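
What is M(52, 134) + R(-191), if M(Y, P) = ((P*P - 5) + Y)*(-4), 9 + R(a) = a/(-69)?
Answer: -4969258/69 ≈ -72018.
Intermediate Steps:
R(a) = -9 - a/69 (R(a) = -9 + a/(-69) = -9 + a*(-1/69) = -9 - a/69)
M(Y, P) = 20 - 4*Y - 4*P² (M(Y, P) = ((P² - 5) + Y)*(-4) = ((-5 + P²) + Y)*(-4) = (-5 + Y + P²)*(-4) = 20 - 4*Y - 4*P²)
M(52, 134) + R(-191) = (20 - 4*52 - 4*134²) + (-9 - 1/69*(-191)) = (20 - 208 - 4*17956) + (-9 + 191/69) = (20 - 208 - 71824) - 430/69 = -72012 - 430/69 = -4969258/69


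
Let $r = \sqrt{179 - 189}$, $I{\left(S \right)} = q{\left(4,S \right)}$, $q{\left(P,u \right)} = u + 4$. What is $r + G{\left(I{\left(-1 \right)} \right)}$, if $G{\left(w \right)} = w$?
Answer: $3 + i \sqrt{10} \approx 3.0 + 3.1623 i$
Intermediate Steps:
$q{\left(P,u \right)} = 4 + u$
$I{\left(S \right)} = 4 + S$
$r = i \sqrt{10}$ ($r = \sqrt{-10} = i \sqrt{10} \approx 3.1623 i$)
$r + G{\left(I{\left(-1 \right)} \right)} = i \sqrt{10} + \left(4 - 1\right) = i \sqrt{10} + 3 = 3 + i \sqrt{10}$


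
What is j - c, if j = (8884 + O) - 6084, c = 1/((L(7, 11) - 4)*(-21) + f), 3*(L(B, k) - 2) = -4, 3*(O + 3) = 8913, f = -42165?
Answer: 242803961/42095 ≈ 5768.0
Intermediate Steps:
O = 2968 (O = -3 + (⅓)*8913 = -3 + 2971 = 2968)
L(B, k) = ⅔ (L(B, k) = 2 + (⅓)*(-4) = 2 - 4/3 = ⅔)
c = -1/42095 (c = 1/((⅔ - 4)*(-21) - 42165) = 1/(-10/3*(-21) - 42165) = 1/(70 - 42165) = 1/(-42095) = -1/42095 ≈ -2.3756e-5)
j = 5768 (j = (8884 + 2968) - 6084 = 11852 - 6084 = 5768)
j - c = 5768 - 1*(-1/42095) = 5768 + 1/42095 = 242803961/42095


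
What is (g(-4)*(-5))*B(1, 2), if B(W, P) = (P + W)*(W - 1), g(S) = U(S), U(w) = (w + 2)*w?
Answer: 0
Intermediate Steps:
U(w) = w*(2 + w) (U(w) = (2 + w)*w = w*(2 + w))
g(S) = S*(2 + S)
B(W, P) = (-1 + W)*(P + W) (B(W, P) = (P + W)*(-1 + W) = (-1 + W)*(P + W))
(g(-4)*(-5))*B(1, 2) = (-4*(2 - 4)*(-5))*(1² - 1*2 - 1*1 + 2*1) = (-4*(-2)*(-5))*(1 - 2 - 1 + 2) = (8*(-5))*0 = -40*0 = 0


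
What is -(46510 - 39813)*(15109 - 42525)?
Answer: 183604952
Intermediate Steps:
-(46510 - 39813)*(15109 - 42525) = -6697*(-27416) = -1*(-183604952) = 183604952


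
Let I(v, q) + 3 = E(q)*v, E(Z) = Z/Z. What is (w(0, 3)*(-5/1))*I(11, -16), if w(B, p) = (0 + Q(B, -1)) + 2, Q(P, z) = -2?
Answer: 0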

--

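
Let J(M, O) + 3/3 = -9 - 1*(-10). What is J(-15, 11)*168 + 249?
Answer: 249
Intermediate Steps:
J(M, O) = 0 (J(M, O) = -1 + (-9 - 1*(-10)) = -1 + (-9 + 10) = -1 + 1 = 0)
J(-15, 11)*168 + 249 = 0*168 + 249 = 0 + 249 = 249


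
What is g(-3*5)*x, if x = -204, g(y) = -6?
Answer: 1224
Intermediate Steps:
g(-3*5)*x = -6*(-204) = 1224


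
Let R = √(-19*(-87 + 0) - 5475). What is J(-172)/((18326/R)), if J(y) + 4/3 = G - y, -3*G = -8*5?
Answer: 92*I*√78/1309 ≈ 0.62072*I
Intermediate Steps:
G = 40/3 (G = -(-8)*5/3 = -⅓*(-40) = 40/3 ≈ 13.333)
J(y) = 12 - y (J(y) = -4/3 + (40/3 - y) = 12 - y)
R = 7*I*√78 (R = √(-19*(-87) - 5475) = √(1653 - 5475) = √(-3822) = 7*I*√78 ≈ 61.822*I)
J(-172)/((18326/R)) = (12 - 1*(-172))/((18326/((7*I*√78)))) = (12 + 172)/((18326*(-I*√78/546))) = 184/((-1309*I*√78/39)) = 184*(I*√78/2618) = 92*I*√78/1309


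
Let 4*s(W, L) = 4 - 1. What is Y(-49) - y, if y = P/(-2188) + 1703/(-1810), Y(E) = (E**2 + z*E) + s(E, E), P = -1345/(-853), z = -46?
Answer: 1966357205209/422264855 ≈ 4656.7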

...

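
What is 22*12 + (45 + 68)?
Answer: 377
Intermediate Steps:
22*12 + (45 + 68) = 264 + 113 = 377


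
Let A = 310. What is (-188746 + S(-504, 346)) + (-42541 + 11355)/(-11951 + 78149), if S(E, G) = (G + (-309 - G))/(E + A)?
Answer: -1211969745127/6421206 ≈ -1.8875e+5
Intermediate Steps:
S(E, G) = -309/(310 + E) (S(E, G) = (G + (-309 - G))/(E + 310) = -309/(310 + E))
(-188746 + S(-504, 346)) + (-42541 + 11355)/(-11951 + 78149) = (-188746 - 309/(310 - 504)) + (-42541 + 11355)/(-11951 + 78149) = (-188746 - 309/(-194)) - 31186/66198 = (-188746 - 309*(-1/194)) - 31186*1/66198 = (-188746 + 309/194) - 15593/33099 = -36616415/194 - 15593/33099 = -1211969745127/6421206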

• _ACTION ITEM_:
Go through the material above, find each line with the string "Answer", and copy it.

• _WORKED SOLUTION_:
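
Answer: -4969258/69 ≈ -72018.
Answer: $3 + i \sqrt{10} \approx 3.0 + 3.1623 i$
Answer: 242803961/42095 ≈ 5768.0
Answer: 0
Answer: 183604952
Answer: 0
Answer: 249
Answer: 1224
Answer: 92*I*√78/1309 ≈ 0.62072*I
Answer: 1966357205209/422264855 ≈ 4656.7
Answer: 377
Answer: -1211969745127/6421206 ≈ -1.8875e+5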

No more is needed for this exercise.